The response must reproduce every record in full.

━━━ INPUT DATA

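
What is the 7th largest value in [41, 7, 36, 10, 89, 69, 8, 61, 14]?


Sort descending: [89, 69, 61, 41, 36, 14, 10, 8, 7]
The 7th element (1-indexed) is at index 6.
Value = 10
Final answer: 10


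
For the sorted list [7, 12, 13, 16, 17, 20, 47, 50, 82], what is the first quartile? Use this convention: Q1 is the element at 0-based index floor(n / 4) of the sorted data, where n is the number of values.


The list has n = 9 elements.
Q1 index = floor(9 / 4) = floor(2.25) = 2
Counting from index 0 in the sorted data, the element at index 2 is 13.
Final answer: 13


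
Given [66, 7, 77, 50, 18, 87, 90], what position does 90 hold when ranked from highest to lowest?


Sort descending: [90, 87, 77, 66, 50, 18, 7]
Find 90 in the sorted list.
90 is at position 1.
Final answer: 1


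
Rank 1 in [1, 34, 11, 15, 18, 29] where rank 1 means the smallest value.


Sort ascending: [1, 11, 15, 18, 29, 34]
Find 1 in the sorted list.
1 is at position 1 (1-indexed).
Final answer: 1


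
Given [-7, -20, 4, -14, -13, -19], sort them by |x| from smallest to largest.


Compute absolute values:
  |-7| = 7
  |-20| = 20
  |4| = 4
  |-14| = 14
  |-13| = 13
  |-19| = 19
Absolute values in increasing order: 4 < 7 < 13 < 14 < 19 < 20
Listing the original numbers in that order gives the answer.
Final answer: [4, -7, -13, -14, -19, -20]


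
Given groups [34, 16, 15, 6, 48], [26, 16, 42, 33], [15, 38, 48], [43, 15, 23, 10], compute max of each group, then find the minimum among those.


Find max of each group:
  Group 1: [34, 16, 15, 6, 48] -> max = 48
  Group 2: [26, 16, 42, 33] -> max = 42
  Group 3: [15, 38, 48] -> max = 48
  Group 4: [43, 15, 23, 10] -> max = 43
Maxes: [48, 42, 48, 43]
Minimum of maxes = 42
Final answer: 42


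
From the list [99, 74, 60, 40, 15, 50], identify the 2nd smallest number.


Sort ascending: [15, 40, 50, 60, 74, 99]
The 2nd element (1-indexed) is at index 1.
Value = 40
Final answer: 40


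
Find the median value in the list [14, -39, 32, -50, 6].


First, sort the list: [-50, -39, 6, 14, 32]
The list has 5 elements (odd count).
The middle index is 2 (0-based), and the element there is 6.
Final answer: 6


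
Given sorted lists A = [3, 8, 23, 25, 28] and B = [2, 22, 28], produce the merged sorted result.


List A: [3, 8, 23, 25, 28]
List B: [2, 22, 28]
Repeatedly compare the front elements and take the smaller:
  3 vs 2 -> take 2
  3 vs 22 -> take 3
  8 vs 22 -> take 8
  23 vs 22 -> take 22
  23 vs 28 -> take 23
  25 vs 28 -> take 25
  28 vs 28 -> take 28
  A is exhausted; append the rest of B: [28]
Final answer: [2, 3, 8, 22, 23, 25, 28, 28]


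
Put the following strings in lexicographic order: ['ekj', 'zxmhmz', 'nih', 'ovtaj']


Compare strings character by character (the first differing letter decides):
  'ekj' < 'nih' since 'e' < 'n' at position 1
  'nih' < 'ovtaj' since 'n' < 'o' at position 1
  'ovtaj' < 'zxmhmz' since 'o' < 'z' at position 1
Chaining these comparisons gives the alphabetical order.
Final answer: ['ekj', 'nih', 'ovtaj', 'zxmhmz']


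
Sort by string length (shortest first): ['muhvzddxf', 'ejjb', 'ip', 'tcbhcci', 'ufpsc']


Compute lengths:
  'muhvzddxf' has length 9
  'ejjb' has length 4
  'ip' has length 2
  'tcbhcci' has length 7
  'ufpsc' has length 5
Lengths in increasing order: 2 < 4 < 5 < 7 < 9
Listing the words in that order gives the answer.
Final answer: ['ip', 'ejjb', 'ufpsc', 'tcbhcci', 'muhvzddxf']


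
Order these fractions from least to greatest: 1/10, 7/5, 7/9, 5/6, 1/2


Convert to decimal for comparison:
  1/10 = 0.1
  7/5 = 1.4
  7/9 = 0.7778
  5/6 = 0.8333
  1/2 = 0.5
Decimals in increasing order: 0.1 < 0.5 < 0.7778 < 0.8333 < 1.4
Writing each back as its fraction gives the sorted order.
Final answer: 1/10, 1/2, 7/9, 5/6, 7/5


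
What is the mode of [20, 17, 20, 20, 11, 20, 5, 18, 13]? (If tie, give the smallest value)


Count the frequency of each value:
  5 appears 1 time(s)
  11 appears 1 time(s)
  13 appears 1 time(s)
  17 appears 1 time(s)
  18 appears 1 time(s)
  20 appears 4 time(s)
Maximum frequency is 4.
Only 20 reaches that frequency, so it is the mode.
Final answer: 20


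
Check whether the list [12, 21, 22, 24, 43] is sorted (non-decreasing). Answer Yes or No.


Check consecutive pairs:
  12 <= 21? True
  21 <= 22? True
  22 <= 24? True
  24 <= 43? True
Every consecutive pair is in order, so the list is non-decreasing.
Final answer: Yes


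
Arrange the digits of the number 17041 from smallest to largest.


The number 17041 has digits: 1, 7, 0, 4, 1
Sorted: 0, 1, 1, 4, 7
Joining the sorted digits gives the result.
Final answer: 01147


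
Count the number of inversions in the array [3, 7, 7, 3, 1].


For each element, count the later elements that are smaller than it:
  3 (index 0): smaller elements after it = [1] -> 1
  7 (index 1): smaller elements after it = [3, 1] -> 2
  7 (index 2): smaller elements after it = [3, 1] -> 2
  3 (index 3): smaller elements after it = [1] -> 1
Total inversions = 1 + 2 + 2 + 1 = 6
Final answer: 6


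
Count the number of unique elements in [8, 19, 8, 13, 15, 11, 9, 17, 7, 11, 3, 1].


List all unique values:
Distinct values: [1, 3, 7, 8, 9, 11, 13, 15, 17, 19]
Count = 10
Final answer: 10


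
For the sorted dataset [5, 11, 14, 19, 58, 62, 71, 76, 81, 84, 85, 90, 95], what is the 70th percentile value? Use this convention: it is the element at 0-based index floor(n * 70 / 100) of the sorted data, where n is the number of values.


The dataset has n = 13 elements.
Index = floor(13 * 70 / 100) = floor(910 / 100) = floor(9.1) = 9
Counting from index 0 in the sorted data, the element at index 9 is 84.
Final answer: 84


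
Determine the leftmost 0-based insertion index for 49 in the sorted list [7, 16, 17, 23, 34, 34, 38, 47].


List is sorted: [7, 16, 17, 23, 34, 34, 38, 47]
We need the leftmost position where 49 can be inserted, i.e. the first index whose element is >= 49 (or the end of the list if none is).
Binary search with low=0, high=8 (0-based indices):
  low=0, high=8, mid=4: a[4]=34 < 49, so low = 5
  low=5, high=8, mid=6: a[6]=38 < 49, so low = 7
  low=7, high=8, mid=7: a[7]=47 < 49, so low = 8
Now low = high = 8, so the insertion index is 8.
Final answer: 8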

━━━━━━

--- EXPECTED OUTPUT ---
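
What is the 7th largest value in [41, 7, 36, 10, 89, 69, 8, 61, 14]?


Sort descending: [89, 69, 61, 41, 36, 14, 10, 8, 7]
The 7th element (1-indexed) is at index 6.
Value = 10
Final answer: 10


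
For the sorted list [7, 12, 13, 16, 17, 20, 47, 50, 82], what is the first quartile? Use this convention: Q1 is the element at 0-based index floor(n / 4) of the sorted data, where n is the number of values.


The list has n = 9 elements.
Q1 index = floor(9 / 4) = floor(2.25) = 2
Counting from index 0 in the sorted data, the element at index 2 is 13.
Final answer: 13


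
Given [66, 7, 77, 50, 18, 87, 90], what position does 90 hold when ranked from highest to lowest?


Sort descending: [90, 87, 77, 66, 50, 18, 7]
Find 90 in the sorted list.
90 is at position 1.
Final answer: 1


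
Rank 1 in [1, 34, 11, 15, 18, 29] where rank 1 means the smallest value.


Sort ascending: [1, 11, 15, 18, 29, 34]
Find 1 in the sorted list.
1 is at position 1 (1-indexed).
Final answer: 1


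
Given [-7, -20, 4, -14, -13, -19], sort them by |x| from smallest to largest.


Compute absolute values:
  |-7| = 7
  |-20| = 20
  |4| = 4
  |-14| = 14
  |-13| = 13
  |-19| = 19
Absolute values in increasing order: 4 < 7 < 13 < 14 < 19 < 20
Listing the original numbers in that order gives the answer.
Final answer: [4, -7, -13, -14, -19, -20]


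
Given groups [34, 16, 15, 6, 48], [26, 16, 42, 33], [15, 38, 48], [43, 15, 23, 10], compute max of each group, then find the minimum among those.


Find max of each group:
  Group 1: [34, 16, 15, 6, 48] -> max = 48
  Group 2: [26, 16, 42, 33] -> max = 42
  Group 3: [15, 38, 48] -> max = 48
  Group 4: [43, 15, 23, 10] -> max = 43
Maxes: [48, 42, 48, 43]
Minimum of maxes = 42
Final answer: 42


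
From the list [99, 74, 60, 40, 15, 50], identify the 2nd smallest number.


Sort ascending: [15, 40, 50, 60, 74, 99]
The 2nd element (1-indexed) is at index 1.
Value = 40
Final answer: 40


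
Find the median value in the list [14, -39, 32, -50, 6].


First, sort the list: [-50, -39, 6, 14, 32]
The list has 5 elements (odd count).
The middle index is 2 (0-based), and the element there is 6.
Final answer: 6


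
Given sorted lists A = [3, 8, 23, 25, 28] and B = [2, 22, 28], produce the merged sorted result.


List A: [3, 8, 23, 25, 28]
List B: [2, 22, 28]
Repeatedly compare the front elements and take the smaller:
  3 vs 2 -> take 2
  3 vs 22 -> take 3
  8 vs 22 -> take 8
  23 vs 22 -> take 22
  23 vs 28 -> take 23
  25 vs 28 -> take 25
  28 vs 28 -> take 28
  A is exhausted; append the rest of B: [28]
Final answer: [2, 3, 8, 22, 23, 25, 28, 28]


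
Put the following strings in lexicographic order: ['ekj', 'zxmhmz', 'nih', 'ovtaj']


Compare strings character by character (the first differing letter decides):
  'ekj' < 'nih' since 'e' < 'n' at position 1
  'nih' < 'ovtaj' since 'n' < 'o' at position 1
  'ovtaj' < 'zxmhmz' since 'o' < 'z' at position 1
Chaining these comparisons gives the alphabetical order.
Final answer: ['ekj', 'nih', 'ovtaj', 'zxmhmz']


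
Sort by string length (shortest first): ['muhvzddxf', 'ejjb', 'ip', 'tcbhcci', 'ufpsc']


Compute lengths:
  'muhvzddxf' has length 9
  'ejjb' has length 4
  'ip' has length 2
  'tcbhcci' has length 7
  'ufpsc' has length 5
Lengths in increasing order: 2 < 4 < 5 < 7 < 9
Listing the words in that order gives the answer.
Final answer: ['ip', 'ejjb', 'ufpsc', 'tcbhcci', 'muhvzddxf']


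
Order these fractions from least to greatest: 1/10, 7/5, 7/9, 5/6, 1/2


Convert to decimal for comparison:
  1/10 = 0.1
  7/5 = 1.4
  7/9 = 0.7778
  5/6 = 0.8333
  1/2 = 0.5
Decimals in increasing order: 0.1 < 0.5 < 0.7778 < 0.8333 < 1.4
Writing each back as its fraction gives the sorted order.
Final answer: 1/10, 1/2, 7/9, 5/6, 7/5


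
What is the mode of [20, 17, 20, 20, 11, 20, 5, 18, 13]? (If tie, give the smallest value)


Count the frequency of each value:
  5 appears 1 time(s)
  11 appears 1 time(s)
  13 appears 1 time(s)
  17 appears 1 time(s)
  18 appears 1 time(s)
  20 appears 4 time(s)
Maximum frequency is 4.
Only 20 reaches that frequency, so it is the mode.
Final answer: 20


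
Check whether the list [12, 21, 22, 24, 43] is sorted (non-decreasing). Answer Yes or No.


Check consecutive pairs:
  12 <= 21? True
  21 <= 22? True
  22 <= 24? True
  24 <= 43? True
Every consecutive pair is in order, so the list is non-decreasing.
Final answer: Yes


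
Arrange the digits of the number 17041 from smallest to largest.


The number 17041 has digits: 1, 7, 0, 4, 1
Sorted: 0, 1, 1, 4, 7
Joining the sorted digits gives the result.
Final answer: 01147


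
Count the number of inversions in the array [3, 7, 7, 3, 1].


For each element, count the later elements that are smaller than it:
  3 (index 0): smaller elements after it = [1] -> 1
  7 (index 1): smaller elements after it = [3, 1] -> 2
  7 (index 2): smaller elements after it = [3, 1] -> 2
  3 (index 3): smaller elements after it = [1] -> 1
Total inversions = 1 + 2 + 2 + 1 = 6
Final answer: 6


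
Count the number of unique elements in [8, 19, 8, 13, 15, 11, 9, 17, 7, 11, 3, 1].


List all unique values:
Distinct values: [1, 3, 7, 8, 9, 11, 13, 15, 17, 19]
Count = 10
Final answer: 10


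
For the sorted dataset [5, 11, 14, 19, 58, 62, 71, 76, 81, 84, 85, 90, 95], what is the 70th percentile value? Use this convention: it is the element at 0-based index floor(n * 70 / 100) of the sorted data, where n is the number of values.


The dataset has n = 13 elements.
Index = floor(13 * 70 / 100) = floor(910 / 100) = floor(9.1) = 9
Counting from index 0 in the sorted data, the element at index 9 is 84.
Final answer: 84


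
Determine the leftmost 0-based insertion index for 49 in the sorted list [7, 16, 17, 23, 34, 34, 38, 47].


List is sorted: [7, 16, 17, 23, 34, 34, 38, 47]
We need the leftmost position where 49 can be inserted, i.e. the first index whose element is >= 49 (or the end of the list if none is).
Binary search with low=0, high=8 (0-based indices):
  low=0, high=8, mid=4: a[4]=34 < 49, so low = 5
  low=5, high=8, mid=6: a[6]=38 < 49, so low = 7
  low=7, high=8, mid=7: a[7]=47 < 49, so low = 8
Now low = high = 8, so the insertion index is 8.
Final answer: 8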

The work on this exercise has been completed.